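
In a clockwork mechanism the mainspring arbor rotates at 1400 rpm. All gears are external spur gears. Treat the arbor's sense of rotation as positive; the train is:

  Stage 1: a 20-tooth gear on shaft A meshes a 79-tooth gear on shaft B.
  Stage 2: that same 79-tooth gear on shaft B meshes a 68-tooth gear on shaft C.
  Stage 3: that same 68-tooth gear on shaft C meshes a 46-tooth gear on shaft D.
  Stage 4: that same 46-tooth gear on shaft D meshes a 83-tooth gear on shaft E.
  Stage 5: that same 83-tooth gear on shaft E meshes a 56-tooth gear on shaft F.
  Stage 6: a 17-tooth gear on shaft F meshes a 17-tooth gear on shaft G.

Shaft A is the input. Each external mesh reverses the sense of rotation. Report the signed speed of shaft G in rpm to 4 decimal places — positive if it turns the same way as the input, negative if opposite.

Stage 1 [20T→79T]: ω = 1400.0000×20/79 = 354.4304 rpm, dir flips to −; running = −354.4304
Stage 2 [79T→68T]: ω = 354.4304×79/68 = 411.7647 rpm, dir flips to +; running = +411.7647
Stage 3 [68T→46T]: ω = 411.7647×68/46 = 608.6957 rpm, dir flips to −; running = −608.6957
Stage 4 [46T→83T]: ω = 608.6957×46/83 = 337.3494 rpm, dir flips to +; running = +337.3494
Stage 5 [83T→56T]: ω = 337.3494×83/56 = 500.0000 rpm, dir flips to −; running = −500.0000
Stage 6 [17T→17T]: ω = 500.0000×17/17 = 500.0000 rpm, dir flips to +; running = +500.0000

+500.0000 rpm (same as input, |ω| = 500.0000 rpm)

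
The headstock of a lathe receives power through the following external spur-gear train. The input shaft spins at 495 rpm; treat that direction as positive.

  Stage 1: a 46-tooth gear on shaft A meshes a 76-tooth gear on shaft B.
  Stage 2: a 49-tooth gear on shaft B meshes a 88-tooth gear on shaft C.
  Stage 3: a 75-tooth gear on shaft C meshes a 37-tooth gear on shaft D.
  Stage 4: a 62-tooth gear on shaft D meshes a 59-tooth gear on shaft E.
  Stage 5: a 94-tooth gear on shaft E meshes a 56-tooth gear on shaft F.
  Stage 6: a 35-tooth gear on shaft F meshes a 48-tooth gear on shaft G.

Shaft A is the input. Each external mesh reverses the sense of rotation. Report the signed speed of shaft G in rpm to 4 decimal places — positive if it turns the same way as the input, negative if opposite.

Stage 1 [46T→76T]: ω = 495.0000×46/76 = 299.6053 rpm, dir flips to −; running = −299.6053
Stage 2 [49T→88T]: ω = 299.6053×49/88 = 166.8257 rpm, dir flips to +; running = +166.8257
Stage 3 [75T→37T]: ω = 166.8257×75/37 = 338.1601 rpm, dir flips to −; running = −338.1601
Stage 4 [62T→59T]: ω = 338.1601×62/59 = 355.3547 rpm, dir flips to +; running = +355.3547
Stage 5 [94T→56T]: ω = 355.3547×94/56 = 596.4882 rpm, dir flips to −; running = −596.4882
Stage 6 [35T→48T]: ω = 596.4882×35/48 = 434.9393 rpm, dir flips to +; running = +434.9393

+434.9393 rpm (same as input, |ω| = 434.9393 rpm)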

● ● ● ●

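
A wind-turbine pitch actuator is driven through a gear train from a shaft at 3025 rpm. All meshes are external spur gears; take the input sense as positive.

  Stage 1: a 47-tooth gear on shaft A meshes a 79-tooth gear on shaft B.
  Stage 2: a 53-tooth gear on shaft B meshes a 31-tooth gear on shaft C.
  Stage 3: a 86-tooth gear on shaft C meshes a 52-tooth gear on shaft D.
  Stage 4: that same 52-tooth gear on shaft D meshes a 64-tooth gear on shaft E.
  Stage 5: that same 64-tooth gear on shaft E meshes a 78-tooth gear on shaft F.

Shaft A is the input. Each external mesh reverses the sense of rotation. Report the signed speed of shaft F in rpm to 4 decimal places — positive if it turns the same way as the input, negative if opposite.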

● ● ● ●

Work required:
From the data above, output only the lines between the line containing "In a clockwork" and the line containing "Stage 3: that", inclusive, exactly as written.

Written solution:
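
In a clockwork mechanism the mainspring arbor rotates at 1400 rpm. All gears are external spur gears. Treat the arbor's sense of rotation as positive; the train is:

  Stage 1: a 20-tooth gear on shaft A meshes a 79-tooth gear on shaft B.
  Stage 2: that same 79-tooth gear on shaft B meshes a 68-tooth gear on shaft C.
  Stage 3: that same 68-tooth gear on shaft C meshes a 46-tooth gear on shaft D.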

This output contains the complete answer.